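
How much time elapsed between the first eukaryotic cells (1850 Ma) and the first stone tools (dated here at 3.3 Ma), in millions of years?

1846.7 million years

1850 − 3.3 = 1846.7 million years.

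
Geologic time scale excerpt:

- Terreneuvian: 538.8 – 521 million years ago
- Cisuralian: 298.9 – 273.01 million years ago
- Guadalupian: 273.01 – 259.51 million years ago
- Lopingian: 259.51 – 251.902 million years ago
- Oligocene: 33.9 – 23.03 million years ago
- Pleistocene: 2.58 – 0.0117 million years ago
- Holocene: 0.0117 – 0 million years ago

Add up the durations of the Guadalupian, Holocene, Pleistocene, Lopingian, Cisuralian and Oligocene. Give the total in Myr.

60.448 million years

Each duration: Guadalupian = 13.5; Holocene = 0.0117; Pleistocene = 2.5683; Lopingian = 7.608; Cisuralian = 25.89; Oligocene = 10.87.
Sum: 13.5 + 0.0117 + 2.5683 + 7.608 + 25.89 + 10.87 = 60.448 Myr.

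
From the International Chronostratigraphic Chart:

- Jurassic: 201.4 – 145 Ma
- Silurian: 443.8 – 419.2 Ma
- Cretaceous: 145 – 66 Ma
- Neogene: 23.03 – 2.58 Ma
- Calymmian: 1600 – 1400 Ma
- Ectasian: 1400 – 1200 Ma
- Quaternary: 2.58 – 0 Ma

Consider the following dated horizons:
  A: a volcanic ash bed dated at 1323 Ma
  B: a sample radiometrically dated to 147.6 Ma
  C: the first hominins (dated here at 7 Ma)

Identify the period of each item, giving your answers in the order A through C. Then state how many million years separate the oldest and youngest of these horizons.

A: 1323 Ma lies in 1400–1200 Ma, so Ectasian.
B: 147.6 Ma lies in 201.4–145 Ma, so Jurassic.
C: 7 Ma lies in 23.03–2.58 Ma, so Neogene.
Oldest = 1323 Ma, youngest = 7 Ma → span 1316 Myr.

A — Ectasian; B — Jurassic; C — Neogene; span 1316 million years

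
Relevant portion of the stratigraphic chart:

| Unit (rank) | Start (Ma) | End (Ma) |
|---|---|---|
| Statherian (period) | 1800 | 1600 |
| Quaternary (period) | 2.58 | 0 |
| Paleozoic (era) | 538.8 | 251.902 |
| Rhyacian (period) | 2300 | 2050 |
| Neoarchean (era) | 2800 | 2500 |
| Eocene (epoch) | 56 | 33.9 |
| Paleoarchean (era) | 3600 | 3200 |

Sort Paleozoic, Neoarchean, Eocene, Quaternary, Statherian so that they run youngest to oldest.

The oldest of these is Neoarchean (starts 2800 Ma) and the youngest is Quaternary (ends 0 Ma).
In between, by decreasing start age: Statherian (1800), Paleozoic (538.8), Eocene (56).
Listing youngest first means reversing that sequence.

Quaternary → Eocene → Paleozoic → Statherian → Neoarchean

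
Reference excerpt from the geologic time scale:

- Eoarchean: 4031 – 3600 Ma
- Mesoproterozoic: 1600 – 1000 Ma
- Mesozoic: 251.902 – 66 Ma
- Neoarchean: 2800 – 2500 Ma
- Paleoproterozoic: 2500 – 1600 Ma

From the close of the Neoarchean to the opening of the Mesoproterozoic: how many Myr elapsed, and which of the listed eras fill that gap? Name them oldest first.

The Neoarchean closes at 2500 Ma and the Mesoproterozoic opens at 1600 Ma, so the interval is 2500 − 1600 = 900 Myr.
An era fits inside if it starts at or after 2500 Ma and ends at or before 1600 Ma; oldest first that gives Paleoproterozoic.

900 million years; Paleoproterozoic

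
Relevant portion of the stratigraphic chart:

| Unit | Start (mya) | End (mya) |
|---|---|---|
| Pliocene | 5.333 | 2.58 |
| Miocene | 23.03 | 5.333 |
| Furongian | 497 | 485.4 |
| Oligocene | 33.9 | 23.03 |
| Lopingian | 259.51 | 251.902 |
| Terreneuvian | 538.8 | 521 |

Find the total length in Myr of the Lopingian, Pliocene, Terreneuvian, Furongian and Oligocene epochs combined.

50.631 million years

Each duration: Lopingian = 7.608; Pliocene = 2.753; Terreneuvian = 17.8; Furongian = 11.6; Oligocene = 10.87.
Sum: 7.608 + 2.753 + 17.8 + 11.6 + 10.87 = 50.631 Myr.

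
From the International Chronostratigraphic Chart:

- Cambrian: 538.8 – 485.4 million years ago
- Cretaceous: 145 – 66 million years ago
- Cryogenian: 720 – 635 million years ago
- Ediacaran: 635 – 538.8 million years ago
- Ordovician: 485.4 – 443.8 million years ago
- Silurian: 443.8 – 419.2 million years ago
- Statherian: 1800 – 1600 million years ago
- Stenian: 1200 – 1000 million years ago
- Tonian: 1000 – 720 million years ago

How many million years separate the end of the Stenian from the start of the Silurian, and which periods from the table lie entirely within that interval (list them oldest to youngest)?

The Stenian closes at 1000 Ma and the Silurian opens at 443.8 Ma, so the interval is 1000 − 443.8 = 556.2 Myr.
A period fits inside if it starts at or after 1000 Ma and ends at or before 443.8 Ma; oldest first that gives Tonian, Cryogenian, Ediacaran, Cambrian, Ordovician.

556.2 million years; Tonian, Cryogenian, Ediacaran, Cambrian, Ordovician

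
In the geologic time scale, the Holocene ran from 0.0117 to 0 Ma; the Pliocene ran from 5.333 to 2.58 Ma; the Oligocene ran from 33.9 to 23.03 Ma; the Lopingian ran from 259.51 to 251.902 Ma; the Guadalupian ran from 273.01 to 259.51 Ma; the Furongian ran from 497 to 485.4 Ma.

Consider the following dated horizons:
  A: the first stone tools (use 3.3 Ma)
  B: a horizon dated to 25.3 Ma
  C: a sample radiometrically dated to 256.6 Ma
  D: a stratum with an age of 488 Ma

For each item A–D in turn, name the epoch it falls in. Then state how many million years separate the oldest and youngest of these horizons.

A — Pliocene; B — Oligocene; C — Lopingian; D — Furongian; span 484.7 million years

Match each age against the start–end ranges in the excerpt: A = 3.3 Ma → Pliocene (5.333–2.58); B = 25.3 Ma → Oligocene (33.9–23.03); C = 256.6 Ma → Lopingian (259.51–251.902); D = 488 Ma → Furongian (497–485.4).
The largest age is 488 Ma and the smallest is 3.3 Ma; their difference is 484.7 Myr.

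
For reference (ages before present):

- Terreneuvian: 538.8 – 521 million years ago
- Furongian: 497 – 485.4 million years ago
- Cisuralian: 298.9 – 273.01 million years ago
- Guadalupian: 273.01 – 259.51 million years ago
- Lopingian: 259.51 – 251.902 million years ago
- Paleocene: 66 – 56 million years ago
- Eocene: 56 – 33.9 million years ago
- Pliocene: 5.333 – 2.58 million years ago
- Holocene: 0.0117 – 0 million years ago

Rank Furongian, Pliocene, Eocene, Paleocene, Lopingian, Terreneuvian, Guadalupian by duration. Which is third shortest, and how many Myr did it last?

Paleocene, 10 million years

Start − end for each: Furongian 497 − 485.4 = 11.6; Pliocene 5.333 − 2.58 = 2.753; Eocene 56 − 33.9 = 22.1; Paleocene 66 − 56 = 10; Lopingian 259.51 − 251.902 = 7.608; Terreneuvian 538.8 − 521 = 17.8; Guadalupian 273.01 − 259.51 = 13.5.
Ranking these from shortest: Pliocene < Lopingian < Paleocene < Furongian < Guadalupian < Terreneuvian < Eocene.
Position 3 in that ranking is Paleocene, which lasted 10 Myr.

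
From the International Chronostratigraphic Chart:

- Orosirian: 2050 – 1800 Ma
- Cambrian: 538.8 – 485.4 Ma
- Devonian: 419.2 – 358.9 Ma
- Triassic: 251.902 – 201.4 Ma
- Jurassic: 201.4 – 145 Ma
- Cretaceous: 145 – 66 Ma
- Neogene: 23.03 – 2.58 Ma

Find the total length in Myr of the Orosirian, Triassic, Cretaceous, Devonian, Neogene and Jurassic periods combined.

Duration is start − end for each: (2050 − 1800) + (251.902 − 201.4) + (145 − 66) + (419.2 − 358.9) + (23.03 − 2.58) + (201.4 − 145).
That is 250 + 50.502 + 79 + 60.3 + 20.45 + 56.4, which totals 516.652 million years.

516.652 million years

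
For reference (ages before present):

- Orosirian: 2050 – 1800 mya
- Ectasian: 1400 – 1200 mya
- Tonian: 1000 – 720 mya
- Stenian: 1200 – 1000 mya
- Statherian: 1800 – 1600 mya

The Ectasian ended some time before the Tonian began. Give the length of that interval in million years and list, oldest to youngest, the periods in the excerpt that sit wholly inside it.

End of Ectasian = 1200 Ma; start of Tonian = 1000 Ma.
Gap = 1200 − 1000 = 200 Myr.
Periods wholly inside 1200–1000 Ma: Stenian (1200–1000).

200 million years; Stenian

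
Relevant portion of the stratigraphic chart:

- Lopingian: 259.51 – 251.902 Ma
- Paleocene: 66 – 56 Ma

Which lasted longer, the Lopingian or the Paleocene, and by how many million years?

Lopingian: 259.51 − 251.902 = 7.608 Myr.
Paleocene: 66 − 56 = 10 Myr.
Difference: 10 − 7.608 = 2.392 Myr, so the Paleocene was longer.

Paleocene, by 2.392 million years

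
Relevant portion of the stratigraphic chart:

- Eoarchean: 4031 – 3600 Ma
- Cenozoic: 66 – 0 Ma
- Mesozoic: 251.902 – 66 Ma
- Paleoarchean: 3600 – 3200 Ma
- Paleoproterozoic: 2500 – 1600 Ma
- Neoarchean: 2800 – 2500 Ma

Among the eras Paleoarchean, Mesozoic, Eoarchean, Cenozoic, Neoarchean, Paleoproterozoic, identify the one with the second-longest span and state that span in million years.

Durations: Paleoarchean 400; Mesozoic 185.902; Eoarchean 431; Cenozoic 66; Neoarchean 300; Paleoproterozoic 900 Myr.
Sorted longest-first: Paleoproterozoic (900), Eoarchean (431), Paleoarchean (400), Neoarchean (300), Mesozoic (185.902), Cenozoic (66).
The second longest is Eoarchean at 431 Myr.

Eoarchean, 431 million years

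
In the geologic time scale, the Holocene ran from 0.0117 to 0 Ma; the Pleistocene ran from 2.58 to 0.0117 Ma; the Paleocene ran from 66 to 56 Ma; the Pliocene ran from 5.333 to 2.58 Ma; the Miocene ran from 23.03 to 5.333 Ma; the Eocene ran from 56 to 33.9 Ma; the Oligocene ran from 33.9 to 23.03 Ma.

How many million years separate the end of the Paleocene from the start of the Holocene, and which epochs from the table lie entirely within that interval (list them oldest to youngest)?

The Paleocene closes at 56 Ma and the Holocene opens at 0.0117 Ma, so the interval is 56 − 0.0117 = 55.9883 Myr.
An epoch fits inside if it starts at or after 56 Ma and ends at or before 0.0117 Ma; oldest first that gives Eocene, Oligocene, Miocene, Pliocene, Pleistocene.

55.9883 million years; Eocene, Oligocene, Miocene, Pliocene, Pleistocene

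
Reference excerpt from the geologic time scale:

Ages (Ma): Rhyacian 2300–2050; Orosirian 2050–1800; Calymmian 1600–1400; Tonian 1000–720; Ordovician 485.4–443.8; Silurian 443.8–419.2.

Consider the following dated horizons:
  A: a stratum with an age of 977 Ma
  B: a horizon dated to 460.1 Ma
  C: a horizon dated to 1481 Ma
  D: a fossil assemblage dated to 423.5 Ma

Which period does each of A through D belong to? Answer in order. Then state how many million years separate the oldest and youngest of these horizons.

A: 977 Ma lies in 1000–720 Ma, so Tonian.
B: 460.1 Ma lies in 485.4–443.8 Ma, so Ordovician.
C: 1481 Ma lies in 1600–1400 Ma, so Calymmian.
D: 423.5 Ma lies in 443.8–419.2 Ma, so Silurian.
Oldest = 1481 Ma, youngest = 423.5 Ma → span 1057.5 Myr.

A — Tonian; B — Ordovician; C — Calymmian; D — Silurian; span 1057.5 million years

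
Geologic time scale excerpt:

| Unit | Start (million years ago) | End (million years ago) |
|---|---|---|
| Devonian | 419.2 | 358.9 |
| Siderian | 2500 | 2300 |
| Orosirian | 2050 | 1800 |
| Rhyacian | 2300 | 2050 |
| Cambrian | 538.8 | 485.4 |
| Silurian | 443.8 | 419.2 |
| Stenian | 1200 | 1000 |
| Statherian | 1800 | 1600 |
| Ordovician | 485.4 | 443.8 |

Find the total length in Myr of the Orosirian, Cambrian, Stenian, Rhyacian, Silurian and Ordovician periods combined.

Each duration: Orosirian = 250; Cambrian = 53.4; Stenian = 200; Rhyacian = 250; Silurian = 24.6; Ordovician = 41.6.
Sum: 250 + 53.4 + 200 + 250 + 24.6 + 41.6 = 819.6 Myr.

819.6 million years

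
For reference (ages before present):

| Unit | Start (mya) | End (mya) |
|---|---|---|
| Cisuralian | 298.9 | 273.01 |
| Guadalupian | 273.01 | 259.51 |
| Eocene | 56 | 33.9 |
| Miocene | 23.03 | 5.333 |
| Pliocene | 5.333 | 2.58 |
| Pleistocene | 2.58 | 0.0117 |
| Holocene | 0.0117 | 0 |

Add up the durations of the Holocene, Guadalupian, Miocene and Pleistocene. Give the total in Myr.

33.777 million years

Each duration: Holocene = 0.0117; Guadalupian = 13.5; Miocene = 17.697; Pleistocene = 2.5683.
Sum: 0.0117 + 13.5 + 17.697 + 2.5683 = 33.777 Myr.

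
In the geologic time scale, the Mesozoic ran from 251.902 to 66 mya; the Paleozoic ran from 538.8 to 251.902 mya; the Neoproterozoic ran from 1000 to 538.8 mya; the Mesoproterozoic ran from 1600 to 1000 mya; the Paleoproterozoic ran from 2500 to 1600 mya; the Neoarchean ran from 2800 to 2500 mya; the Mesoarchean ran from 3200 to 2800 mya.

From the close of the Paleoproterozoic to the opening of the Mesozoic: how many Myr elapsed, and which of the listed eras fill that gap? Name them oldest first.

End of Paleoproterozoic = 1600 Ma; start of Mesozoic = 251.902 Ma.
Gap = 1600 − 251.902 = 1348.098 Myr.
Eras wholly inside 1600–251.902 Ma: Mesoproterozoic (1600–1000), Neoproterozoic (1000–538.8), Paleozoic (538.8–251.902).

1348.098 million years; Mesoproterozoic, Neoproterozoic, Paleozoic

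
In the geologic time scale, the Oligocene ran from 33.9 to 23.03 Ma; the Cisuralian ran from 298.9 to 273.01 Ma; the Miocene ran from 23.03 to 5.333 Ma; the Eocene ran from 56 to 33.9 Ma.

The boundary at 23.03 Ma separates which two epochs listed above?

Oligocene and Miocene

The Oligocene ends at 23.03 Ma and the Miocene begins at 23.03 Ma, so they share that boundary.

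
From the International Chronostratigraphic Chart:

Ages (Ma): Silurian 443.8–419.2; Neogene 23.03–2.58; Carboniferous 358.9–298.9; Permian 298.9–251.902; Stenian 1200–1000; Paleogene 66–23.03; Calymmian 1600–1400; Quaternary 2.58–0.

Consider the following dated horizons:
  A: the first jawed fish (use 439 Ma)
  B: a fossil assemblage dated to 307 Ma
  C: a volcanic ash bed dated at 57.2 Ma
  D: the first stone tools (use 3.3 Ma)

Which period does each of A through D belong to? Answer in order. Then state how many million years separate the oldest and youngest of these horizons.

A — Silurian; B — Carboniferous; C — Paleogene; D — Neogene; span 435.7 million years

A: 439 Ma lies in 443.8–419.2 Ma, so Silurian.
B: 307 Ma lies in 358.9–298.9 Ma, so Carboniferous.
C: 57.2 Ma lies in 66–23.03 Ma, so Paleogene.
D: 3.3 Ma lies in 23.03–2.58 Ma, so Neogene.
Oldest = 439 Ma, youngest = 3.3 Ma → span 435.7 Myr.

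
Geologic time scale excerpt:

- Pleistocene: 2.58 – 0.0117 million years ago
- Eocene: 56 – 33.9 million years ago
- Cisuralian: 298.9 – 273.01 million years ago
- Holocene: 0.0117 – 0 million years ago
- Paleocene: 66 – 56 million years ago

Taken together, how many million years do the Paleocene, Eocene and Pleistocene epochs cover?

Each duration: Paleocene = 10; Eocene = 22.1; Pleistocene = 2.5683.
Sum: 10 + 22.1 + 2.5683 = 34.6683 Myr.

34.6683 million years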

» Problem to solve: Copy range, inclusive: the line holding "End (million years ago) |" to the line holding "273.01 | 259.51 |". Reproduce exactly those lines of the records above and no others.

» Result of this exercise:
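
| Unit | Start (million years ago) | End (million years ago) |
|---|---|---|
| Devonian | 419.2 | 358.9 |
| Siderian | 2500 | 2300 |
| Orosirian | 2050 | 1800 |
| Rhyacian | 2300 | 2050 |
| Cambrian | 538.8 | 485.4 |
| Silurian | 443.8 | 419.2 |
| Stenian | 1200 | 1000 |
| Statherian | 1800 | 1600 |
| Ordovician | 485.4 | 443.8 |

Find the total length in Myr of the Orosirian, Cambrian, Stenian, Rhyacian, Silurian and Ordovician periods combined.

Each duration: Orosirian = 250; Cambrian = 53.4; Stenian = 200; Rhyacian = 250; Silurian = 24.6; Ordovician = 41.6.
Sum: 250 + 53.4 + 200 + 250 + 24.6 + 41.6 = 819.6 Myr.

819.6 million years

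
For reference (ages before present):

| Unit | Start (mya) | End (mya) |
|---|---|---|
| Cisuralian | 298.9 | 273.01 |
| Guadalupian | 273.01 | 259.51 |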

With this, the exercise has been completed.